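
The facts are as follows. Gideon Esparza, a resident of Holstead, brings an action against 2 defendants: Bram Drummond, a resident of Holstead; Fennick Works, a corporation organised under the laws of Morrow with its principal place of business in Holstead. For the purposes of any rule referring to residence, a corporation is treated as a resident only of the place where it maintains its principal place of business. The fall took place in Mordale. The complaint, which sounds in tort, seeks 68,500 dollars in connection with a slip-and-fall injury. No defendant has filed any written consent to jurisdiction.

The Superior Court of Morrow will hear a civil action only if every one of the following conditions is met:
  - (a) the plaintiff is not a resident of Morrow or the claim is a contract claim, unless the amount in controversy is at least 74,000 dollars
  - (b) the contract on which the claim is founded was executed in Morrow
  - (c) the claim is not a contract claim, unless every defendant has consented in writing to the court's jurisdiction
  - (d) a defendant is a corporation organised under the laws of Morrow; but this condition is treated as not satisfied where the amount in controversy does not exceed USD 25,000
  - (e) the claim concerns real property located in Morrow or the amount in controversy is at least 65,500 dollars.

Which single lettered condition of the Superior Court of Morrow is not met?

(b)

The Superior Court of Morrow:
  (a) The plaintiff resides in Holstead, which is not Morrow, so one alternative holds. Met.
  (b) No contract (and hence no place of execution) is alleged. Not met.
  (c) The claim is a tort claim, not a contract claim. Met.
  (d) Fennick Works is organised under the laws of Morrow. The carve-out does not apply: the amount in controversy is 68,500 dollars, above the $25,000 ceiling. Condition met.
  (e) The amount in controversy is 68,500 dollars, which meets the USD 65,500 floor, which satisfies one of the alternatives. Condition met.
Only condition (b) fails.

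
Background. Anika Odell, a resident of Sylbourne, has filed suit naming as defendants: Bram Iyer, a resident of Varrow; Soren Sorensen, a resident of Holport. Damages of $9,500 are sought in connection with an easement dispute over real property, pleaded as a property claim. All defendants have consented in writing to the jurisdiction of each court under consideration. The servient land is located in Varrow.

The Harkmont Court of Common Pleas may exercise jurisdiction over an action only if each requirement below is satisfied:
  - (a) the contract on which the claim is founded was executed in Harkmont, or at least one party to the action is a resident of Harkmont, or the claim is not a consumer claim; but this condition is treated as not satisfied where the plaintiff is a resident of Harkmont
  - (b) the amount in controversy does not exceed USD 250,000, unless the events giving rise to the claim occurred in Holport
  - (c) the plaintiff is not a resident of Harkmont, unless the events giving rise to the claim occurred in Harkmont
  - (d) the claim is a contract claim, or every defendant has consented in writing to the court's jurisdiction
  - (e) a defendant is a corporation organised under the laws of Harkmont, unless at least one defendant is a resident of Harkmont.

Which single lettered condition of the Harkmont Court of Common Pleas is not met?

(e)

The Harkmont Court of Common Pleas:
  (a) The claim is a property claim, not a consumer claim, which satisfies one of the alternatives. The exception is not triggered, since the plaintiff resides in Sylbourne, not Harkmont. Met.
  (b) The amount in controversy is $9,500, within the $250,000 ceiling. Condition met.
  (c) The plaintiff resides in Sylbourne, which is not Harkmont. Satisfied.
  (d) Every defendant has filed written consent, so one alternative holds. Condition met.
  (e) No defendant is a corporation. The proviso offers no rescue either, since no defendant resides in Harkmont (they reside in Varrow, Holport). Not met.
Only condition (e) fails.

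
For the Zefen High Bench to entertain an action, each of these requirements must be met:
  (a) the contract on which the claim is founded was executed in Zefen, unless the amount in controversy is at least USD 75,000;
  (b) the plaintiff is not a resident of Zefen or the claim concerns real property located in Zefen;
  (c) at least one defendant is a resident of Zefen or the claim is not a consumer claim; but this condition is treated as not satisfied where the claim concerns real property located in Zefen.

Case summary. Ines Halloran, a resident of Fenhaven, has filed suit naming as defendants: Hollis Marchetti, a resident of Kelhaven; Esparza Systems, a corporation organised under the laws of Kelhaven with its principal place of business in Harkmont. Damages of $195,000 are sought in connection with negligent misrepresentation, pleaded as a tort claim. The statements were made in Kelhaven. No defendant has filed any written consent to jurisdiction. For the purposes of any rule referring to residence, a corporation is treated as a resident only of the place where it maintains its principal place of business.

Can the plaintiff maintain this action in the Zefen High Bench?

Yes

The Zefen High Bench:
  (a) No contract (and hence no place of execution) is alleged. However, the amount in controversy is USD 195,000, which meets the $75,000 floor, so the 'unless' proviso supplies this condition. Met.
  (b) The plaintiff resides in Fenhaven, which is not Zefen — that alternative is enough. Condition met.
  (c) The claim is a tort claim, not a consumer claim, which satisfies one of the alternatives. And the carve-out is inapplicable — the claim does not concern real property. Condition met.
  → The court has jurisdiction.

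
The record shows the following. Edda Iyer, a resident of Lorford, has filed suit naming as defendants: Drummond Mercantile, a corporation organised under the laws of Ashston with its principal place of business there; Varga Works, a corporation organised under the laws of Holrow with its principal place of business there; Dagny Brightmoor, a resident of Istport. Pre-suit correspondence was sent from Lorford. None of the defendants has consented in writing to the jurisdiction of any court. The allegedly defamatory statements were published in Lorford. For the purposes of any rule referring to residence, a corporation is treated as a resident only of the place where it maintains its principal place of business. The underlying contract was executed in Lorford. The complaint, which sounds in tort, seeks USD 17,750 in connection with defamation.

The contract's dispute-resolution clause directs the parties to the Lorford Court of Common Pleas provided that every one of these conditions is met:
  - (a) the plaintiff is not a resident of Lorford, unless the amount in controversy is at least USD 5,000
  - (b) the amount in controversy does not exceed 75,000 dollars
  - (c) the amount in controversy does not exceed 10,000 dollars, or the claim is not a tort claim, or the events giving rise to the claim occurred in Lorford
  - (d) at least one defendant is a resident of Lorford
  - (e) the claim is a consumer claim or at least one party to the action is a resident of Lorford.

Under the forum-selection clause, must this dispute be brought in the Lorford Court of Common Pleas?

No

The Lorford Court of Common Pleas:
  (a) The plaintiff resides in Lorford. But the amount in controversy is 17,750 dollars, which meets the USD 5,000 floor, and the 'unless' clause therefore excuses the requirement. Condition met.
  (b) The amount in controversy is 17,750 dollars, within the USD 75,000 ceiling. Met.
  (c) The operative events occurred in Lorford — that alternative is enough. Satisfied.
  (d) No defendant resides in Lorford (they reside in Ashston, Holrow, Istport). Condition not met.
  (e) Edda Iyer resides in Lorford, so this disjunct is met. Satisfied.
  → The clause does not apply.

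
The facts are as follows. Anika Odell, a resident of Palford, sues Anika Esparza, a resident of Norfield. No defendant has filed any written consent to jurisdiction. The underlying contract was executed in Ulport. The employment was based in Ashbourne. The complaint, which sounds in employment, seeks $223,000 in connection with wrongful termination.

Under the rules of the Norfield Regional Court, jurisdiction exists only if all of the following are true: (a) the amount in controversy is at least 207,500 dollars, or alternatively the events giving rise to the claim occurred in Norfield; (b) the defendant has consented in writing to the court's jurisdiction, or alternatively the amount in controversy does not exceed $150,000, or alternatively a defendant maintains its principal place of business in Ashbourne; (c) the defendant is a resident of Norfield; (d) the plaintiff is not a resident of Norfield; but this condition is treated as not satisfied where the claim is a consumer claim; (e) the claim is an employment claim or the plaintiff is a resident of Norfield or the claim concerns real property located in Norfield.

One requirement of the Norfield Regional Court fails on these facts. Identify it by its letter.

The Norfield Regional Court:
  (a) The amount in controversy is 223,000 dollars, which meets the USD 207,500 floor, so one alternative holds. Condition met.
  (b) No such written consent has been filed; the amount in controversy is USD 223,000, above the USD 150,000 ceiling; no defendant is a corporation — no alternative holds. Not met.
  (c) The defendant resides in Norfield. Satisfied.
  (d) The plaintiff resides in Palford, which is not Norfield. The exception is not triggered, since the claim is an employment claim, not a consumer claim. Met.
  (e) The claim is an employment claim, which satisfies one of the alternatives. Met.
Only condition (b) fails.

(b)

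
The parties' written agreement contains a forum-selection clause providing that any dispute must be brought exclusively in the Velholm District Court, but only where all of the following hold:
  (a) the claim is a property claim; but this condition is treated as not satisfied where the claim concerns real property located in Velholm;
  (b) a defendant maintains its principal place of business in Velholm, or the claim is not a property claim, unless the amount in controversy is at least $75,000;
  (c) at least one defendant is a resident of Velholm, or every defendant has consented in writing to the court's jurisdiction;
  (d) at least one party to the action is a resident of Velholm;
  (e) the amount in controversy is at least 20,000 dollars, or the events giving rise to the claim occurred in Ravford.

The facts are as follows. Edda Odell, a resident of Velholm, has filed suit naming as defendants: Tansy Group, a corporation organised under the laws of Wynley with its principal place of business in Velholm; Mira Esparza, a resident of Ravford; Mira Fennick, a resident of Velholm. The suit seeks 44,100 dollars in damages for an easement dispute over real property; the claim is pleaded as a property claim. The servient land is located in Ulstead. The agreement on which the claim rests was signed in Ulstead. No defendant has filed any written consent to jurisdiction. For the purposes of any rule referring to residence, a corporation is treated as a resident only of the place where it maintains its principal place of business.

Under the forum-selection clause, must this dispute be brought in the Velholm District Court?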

★ ★ ★ ★ ★

*ABOUT THIS TASK*
Copy out the lines above exactly, beginning at the one that contains "- (a) the plaintiff is not a resident of Lorford, unless" and ending at the one that contains "- (e) the claim is".

*RESULT FOR THIS TASK*
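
  - (a) the plaintiff is not a resident of Lorford, unless the amount in controversy is at least USD 5,000
  - (b) the amount in controversy does not exceed 75,000 dollars
  - (c) the amount in controversy does not exceed 10,000 dollars, or the claim is not a tort claim, or the events giving rise to the claim occurred in Lorford
  - (d) at least one defendant is a resident of Lorford
  - (e) the claim is a consumer claim or at least one party to the action is a resident of Lorford.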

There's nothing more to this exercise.